WORK ORDER -
Set down exactly, from the records below, the line with "Let 9 + f = 34882." through the line with "22073\right) - 10828$?", and nothing else.

• • • • •

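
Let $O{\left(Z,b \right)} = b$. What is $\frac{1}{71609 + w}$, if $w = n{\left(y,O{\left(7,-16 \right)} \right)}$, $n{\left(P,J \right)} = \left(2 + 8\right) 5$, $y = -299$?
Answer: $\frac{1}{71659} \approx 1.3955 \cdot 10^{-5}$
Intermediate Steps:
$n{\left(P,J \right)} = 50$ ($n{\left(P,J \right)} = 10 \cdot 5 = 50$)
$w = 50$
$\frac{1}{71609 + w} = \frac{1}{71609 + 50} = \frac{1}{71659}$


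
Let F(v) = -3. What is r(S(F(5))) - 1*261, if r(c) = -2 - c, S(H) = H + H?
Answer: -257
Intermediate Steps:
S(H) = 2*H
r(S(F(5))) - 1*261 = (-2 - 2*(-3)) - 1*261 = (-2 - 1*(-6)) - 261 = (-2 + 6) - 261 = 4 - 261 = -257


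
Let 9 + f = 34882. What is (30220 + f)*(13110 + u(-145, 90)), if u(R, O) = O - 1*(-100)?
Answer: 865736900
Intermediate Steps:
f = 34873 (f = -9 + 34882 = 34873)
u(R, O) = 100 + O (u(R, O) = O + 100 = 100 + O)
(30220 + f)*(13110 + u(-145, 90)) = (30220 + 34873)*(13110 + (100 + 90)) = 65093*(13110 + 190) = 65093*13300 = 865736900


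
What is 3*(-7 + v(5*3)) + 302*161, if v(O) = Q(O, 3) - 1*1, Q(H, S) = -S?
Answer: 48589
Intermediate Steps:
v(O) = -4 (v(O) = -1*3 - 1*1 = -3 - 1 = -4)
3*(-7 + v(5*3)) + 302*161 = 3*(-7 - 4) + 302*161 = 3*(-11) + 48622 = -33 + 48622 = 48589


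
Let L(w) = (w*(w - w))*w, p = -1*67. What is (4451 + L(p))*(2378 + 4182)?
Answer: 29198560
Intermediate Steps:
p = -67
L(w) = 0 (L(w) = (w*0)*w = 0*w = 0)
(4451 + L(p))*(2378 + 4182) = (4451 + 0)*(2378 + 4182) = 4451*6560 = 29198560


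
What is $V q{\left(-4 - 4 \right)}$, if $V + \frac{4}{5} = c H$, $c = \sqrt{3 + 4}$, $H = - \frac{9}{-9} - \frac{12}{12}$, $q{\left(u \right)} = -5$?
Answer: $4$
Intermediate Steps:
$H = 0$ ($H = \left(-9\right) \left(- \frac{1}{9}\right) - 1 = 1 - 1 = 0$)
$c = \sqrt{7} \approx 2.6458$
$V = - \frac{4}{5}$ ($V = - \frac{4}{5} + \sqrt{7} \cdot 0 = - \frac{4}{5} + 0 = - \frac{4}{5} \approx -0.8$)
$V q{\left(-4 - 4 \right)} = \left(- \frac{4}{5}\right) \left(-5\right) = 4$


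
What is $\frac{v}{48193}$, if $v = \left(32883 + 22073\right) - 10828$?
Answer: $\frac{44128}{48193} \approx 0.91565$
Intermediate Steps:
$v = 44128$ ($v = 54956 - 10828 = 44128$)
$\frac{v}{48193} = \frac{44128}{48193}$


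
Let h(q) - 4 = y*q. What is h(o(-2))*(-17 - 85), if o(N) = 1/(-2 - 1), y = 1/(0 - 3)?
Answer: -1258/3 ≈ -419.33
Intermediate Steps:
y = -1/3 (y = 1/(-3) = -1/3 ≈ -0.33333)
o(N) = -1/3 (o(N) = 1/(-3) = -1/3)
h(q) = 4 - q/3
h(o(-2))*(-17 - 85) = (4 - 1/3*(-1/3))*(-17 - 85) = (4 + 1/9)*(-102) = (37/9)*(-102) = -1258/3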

• • • • •

ANSWER TO THIS EXERCISE -
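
Let 9 + f = 34882. What is (30220 + f)*(13110 + u(-145, 90)), if u(R, O) = O - 1*(-100)?
Answer: 865736900
Intermediate Steps:
f = 34873 (f = -9 + 34882 = 34873)
u(R, O) = 100 + O (u(R, O) = O + 100 = 100 + O)
(30220 + f)*(13110 + u(-145, 90)) = (30220 + 34873)*(13110 + (100 + 90)) = 65093*(13110 + 190) = 65093*13300 = 865736900


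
What is 3*(-7 + v(5*3)) + 302*161, if v(O) = Q(O, 3) - 1*1, Q(H, S) = -S?
Answer: 48589
Intermediate Steps:
v(O) = -4 (v(O) = -1*3 - 1*1 = -3 - 1 = -4)
3*(-7 + v(5*3)) + 302*161 = 3*(-7 - 4) + 302*161 = 3*(-11) + 48622 = -33 + 48622 = 48589


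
Let L(w) = (w*(w - w))*w, p = -1*67. What is (4451 + L(p))*(2378 + 4182)?
Answer: 29198560
Intermediate Steps:
p = -67
L(w) = 0 (L(w) = (w*0)*w = 0*w = 0)
(4451 + L(p))*(2378 + 4182) = (4451 + 0)*(2378 + 4182) = 4451*6560 = 29198560


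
What is $V q{\left(-4 - 4 \right)}$, if $V + \frac{4}{5} = c H$, $c = \sqrt{3 + 4}$, $H = - \frac{9}{-9} - \frac{12}{12}$, $q{\left(u \right)} = -5$?
Answer: $4$
Intermediate Steps:
$H = 0$ ($H = \left(-9\right) \left(- \frac{1}{9}\right) - 1 = 1 - 1 = 0$)
$c = \sqrt{7} \approx 2.6458$
$V = - \frac{4}{5}$ ($V = - \frac{4}{5} + \sqrt{7} \cdot 0 = - \frac{4}{5} + 0 = - \frac{4}{5} \approx -0.8$)
$V q{\left(-4 - 4 \right)} = \left(- \frac{4}{5}\right) \left(-5\right) = 4$


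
What is $\frac{v}{48193}$, if $v = \left(32883 + 22073\right) - 10828$?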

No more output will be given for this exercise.